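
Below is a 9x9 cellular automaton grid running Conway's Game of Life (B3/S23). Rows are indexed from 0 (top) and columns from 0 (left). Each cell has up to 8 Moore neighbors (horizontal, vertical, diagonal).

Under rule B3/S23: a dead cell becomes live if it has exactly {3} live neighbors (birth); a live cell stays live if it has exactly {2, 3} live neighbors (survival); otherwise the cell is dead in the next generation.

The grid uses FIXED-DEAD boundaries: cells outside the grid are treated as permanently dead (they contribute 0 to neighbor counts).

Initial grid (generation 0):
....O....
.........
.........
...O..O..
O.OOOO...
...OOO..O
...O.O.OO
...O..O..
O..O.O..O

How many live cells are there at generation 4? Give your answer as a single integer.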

Task requirements:
Scan the listing above and copy all lines containing the word "cells".

Written response:
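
The grid uses FIXED-DEAD boundaries: cells outside the grid are treated as permanently dead (they contribute 0 to neighbor counts).
How many live cells are there at generation 4? Give your answer as a single integer.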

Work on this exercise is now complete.